→ Task to carry out
What is needed here is every line of the records that includes "final".

→ Input data
· · · · · · ·

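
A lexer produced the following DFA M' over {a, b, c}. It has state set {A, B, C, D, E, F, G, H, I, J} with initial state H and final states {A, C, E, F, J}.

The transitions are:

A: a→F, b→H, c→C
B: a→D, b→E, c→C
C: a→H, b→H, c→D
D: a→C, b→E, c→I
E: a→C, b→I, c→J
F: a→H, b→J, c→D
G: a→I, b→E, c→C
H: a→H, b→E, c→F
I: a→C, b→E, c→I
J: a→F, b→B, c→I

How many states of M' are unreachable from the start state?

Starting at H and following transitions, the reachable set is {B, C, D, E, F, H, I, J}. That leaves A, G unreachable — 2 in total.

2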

· · · · · · ·

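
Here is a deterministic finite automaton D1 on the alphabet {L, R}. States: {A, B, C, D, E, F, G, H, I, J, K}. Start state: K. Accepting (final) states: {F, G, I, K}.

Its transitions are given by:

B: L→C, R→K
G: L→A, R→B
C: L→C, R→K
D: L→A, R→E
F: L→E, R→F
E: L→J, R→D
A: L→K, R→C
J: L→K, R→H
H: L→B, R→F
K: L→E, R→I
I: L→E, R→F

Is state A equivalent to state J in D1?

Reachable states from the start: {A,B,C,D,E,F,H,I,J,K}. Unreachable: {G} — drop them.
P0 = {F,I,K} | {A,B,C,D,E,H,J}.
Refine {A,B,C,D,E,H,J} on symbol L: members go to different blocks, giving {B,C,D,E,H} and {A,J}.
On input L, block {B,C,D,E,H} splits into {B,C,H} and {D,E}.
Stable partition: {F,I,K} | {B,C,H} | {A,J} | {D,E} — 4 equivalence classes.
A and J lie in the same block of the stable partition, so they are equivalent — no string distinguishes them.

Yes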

· · · · · · ·

→ Answer to the problem
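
A lexer produced the following DFA M' over {a, b, c}. It has state set {A, B, C, D, E, F, G, H, I, J} with initial state H and final states {A, C, E, F, J}.
Here is a deterministic finite automaton D1 on the alphabet {L, R}. States: {A, B, C, D, E, F, G, H, I, J, K}. Start state: K. Accepting (final) states: {F, G, I, K}.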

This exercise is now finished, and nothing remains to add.